Stored data
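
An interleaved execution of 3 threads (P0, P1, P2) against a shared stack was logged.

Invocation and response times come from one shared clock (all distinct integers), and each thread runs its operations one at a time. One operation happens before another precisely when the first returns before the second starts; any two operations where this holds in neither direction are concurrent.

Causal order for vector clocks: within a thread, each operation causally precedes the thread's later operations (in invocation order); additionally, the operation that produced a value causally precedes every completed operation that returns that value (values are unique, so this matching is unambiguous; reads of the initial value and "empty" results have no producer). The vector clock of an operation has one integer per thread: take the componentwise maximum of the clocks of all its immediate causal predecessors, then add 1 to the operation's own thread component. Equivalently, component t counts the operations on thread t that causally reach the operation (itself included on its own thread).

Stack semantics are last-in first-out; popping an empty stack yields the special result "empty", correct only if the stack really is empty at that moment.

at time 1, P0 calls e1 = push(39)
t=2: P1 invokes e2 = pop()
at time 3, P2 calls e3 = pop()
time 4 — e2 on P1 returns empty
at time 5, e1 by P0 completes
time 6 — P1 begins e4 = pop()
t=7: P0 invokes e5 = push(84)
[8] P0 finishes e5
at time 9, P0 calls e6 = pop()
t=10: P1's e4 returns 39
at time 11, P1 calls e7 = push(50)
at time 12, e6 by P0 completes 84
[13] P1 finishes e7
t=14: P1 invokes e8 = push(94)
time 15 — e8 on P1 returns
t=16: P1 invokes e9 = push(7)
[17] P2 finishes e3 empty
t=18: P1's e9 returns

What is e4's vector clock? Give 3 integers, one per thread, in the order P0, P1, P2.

root op e3, invoked 3: fresh clock plus P2's own tick → (0, 0, 1)
root op e2, invoked 2: fresh clock plus P1's own tick → (0, 1, 0)
root op e1, invoked 1: fresh clock plus P0's own tick → (1, 0, 0)
VC(e5, invoked at 7): max of VC(e1)=(1, 0, 0), then +1 on thread P0 → (2, 0, 0)
VC(e4, invoked at 6): max of VC(e1)=(1, 0, 0), VC(e2)=(0, 1, 0), then +1 on thread P1 → (1, 2, 0)
VC(e6, invoked at 9): max of VC(e5)=(2, 0, 0), then +1 on thread P0 → (3, 0, 0)
VC(e7, invoked at 11): max of VC(e4)=(1, 2, 0), then +1 on thread P1 → (1, 3, 0)
VC(e8, invoked at 14): max of VC(e7)=(1, 3, 0), then +1 on thread P1 → (1, 4, 0)
VC(e9, invoked at 16): max of VC(e8)=(1, 4, 0), then +1 on thread P1 → (1, 5, 0)
target: VC(e4) = (1, 2, 0)

(1, 2, 0)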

### What is required:
Please show each line in the records above that contains "first".

### Output for this task:
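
Invocation and response times come from one shared clock (all distinct integers), and each thread runs its operations one at a time. One operation happens before another precisely when the first returns before the second starts; any two operations where this holds in neither direction are concurrent.
Stack semantics are last-in first-out; popping an empty stack yields the special result "empty", correct only if the stack really is empty at that moment.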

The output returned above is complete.